**Task inputs:**
········

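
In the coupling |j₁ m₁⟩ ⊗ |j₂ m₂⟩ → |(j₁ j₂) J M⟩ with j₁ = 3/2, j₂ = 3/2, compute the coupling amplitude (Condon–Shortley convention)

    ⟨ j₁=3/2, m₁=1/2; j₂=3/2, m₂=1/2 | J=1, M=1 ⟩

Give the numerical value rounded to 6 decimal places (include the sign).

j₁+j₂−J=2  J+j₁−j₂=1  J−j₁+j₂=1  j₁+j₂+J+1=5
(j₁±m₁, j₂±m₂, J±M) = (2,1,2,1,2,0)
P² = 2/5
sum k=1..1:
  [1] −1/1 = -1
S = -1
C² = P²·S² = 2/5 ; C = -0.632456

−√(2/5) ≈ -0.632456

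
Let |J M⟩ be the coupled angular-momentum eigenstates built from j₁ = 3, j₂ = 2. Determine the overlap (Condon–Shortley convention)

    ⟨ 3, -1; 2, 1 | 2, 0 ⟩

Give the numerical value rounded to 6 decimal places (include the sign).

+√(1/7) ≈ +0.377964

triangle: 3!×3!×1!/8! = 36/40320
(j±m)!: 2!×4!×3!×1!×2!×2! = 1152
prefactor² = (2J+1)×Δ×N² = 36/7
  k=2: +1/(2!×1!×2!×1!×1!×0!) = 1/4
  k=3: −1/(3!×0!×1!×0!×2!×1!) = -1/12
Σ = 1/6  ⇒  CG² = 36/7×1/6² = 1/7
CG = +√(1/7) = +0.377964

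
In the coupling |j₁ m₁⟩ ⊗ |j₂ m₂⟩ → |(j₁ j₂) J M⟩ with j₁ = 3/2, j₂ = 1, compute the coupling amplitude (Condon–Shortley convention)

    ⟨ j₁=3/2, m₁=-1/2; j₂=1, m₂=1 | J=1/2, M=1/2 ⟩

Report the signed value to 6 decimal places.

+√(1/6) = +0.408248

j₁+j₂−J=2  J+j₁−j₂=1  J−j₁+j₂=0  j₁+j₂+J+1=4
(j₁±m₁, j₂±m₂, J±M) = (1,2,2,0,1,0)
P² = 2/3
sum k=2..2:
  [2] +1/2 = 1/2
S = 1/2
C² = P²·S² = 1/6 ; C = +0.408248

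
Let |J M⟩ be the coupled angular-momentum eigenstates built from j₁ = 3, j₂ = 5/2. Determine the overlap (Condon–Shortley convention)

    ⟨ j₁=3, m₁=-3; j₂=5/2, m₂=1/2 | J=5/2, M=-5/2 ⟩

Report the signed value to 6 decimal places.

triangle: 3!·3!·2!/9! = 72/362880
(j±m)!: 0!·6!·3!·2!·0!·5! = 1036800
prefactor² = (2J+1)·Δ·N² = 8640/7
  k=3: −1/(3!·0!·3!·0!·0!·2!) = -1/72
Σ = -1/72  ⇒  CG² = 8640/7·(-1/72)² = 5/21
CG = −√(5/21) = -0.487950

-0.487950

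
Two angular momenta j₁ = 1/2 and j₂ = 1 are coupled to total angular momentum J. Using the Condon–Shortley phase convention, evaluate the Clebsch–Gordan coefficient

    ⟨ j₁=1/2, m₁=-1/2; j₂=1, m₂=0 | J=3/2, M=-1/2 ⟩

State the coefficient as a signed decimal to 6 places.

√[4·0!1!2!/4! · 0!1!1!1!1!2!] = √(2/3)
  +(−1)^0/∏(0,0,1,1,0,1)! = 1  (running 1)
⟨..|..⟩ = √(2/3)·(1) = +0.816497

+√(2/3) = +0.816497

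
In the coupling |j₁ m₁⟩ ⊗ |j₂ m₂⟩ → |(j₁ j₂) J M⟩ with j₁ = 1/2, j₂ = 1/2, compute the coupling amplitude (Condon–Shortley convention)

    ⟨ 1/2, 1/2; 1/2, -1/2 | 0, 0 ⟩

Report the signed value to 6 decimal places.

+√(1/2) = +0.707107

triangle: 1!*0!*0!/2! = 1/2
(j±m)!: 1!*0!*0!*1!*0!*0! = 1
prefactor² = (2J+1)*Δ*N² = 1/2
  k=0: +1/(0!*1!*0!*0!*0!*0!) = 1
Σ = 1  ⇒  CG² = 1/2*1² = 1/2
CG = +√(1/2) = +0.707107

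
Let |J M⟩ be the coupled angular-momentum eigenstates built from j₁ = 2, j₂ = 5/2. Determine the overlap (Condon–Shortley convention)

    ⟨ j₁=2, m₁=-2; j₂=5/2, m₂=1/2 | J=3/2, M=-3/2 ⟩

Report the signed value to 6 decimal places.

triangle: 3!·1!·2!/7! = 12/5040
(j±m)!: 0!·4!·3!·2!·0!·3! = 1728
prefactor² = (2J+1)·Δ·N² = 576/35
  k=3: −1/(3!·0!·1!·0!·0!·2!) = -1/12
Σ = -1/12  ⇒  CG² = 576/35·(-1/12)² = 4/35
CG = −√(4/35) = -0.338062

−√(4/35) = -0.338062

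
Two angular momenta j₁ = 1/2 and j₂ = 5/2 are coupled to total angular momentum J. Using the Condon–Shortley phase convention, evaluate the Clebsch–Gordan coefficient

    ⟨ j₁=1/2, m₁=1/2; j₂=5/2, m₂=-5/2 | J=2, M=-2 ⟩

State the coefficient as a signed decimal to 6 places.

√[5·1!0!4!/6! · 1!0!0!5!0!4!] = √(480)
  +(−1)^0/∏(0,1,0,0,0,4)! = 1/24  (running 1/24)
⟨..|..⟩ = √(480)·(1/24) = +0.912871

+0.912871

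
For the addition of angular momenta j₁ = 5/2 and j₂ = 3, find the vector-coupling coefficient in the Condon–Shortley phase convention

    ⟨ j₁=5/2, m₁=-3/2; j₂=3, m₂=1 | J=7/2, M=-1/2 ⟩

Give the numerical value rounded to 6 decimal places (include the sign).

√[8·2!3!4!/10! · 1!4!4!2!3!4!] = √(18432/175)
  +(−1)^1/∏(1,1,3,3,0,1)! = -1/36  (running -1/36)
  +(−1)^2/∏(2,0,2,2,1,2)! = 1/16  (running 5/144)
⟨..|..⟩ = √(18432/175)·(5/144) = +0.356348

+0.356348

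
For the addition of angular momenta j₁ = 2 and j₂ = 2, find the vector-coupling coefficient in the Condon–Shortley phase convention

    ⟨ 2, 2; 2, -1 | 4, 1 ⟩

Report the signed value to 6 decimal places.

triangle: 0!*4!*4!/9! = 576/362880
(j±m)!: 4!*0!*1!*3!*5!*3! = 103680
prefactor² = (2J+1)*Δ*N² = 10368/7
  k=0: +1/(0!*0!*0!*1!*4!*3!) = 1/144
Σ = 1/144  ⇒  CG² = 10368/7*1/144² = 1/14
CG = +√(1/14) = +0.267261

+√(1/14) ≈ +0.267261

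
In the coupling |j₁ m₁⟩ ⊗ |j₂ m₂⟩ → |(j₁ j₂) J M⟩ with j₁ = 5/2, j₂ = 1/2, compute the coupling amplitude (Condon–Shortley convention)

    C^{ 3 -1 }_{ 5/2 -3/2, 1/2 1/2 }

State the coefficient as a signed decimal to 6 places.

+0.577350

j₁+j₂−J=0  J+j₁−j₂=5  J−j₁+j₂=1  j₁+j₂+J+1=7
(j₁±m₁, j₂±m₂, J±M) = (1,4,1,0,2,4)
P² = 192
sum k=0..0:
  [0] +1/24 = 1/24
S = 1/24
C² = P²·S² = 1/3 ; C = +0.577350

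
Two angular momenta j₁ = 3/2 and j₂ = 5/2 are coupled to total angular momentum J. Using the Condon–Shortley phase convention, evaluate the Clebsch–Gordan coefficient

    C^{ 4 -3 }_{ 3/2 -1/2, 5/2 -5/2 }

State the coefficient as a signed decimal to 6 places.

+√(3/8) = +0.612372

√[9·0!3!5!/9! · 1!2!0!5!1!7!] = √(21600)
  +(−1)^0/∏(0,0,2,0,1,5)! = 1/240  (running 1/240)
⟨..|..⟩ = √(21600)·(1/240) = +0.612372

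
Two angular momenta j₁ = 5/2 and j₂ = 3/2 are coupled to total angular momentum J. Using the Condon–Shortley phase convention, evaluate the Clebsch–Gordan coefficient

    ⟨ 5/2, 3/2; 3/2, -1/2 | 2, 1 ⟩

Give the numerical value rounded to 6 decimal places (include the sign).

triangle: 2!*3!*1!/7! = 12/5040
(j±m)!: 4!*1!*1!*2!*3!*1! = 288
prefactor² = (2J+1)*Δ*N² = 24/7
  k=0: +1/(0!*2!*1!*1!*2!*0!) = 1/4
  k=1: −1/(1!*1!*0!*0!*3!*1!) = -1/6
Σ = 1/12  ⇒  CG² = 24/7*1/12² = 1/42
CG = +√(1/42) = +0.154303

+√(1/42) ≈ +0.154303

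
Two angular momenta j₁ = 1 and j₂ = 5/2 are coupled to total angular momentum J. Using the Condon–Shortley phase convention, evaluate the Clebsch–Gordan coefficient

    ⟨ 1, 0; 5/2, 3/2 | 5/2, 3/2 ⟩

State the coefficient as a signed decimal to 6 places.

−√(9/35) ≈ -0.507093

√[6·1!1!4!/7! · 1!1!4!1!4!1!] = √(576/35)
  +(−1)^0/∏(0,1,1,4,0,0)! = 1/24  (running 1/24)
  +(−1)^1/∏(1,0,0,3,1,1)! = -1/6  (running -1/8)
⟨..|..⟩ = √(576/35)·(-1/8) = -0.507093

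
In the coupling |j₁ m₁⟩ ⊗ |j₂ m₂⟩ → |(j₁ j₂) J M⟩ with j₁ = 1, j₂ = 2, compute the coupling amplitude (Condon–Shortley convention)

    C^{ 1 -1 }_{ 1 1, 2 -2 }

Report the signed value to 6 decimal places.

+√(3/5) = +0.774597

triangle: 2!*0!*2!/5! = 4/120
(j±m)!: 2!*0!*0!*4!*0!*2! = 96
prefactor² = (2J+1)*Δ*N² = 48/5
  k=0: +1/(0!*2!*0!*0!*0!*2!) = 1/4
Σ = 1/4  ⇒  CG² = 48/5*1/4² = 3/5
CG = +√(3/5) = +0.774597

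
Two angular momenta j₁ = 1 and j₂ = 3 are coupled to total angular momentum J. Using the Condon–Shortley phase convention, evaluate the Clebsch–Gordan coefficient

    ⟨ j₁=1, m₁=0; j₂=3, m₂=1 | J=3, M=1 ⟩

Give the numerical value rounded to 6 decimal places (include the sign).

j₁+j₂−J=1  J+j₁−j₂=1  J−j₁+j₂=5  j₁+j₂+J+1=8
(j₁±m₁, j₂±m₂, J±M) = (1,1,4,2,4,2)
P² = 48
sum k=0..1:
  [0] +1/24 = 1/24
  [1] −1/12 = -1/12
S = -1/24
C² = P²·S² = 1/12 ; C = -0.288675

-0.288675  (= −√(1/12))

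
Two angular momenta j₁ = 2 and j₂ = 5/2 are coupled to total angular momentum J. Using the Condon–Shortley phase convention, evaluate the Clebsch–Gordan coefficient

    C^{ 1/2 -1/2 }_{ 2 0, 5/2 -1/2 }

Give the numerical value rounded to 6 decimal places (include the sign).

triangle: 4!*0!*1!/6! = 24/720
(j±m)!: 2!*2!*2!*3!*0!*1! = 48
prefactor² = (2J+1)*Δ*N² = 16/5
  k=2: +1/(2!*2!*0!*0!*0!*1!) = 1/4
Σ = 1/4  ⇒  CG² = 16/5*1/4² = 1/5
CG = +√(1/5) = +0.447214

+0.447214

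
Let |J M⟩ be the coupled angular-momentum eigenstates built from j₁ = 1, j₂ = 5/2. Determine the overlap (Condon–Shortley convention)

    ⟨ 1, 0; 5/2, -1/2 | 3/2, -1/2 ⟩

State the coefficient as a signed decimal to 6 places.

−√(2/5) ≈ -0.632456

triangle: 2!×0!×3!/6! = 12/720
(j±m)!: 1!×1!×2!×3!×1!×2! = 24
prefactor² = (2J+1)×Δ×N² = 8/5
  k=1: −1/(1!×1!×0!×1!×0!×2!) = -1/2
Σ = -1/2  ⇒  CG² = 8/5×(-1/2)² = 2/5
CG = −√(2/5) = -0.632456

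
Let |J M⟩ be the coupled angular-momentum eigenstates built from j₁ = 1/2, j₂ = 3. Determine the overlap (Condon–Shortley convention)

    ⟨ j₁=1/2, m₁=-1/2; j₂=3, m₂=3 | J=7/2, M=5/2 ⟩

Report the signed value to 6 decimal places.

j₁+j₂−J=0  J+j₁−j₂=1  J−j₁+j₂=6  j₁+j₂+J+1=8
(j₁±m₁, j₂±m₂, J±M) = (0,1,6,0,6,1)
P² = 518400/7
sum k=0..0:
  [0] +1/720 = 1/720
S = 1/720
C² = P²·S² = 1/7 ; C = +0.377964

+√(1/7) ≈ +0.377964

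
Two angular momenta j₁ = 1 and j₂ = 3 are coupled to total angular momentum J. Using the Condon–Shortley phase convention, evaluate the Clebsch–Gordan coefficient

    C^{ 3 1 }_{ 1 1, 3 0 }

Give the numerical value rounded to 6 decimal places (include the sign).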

········

**Problem to solve:**
Could you set down, word for word, only the lines above from the line with "-1; 2, 1 | 2, 0 ⟩" to the line with "J=1/2, M=1/2 ⟩", including both?

**Response to the exercise:**
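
    ⟨ 3, -1; 2, 1 | 2, 0 ⟩

Give the numerical value rounded to 6 decimal places (include the sign).

+√(1/7) ≈ +0.377964

triangle: 3!×3!×1!/8! = 36/40320
(j±m)!: 2!×4!×3!×1!×2!×2! = 1152
prefactor² = (2J+1)×Δ×N² = 36/7
  k=2: +1/(2!×1!×2!×1!×1!×0!) = 1/4
  k=3: −1/(3!×0!×1!×0!×2!×1!) = -1/12
Σ = 1/6  ⇒  CG² = 36/7×1/6² = 1/7
CG = +√(1/7) = +0.377964

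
In the coupling |j₁ m₁⟩ ⊗ |j₂ m₂⟩ → |(j₁ j₂) J M⟩ with j₁ = 3/2, j₂ = 1, compute the coupling amplitude (Condon–Shortley convention)

    ⟨ j₁=3/2, m₁=-1/2; j₂=1, m₂=1 | J=1/2, M=1/2 ⟩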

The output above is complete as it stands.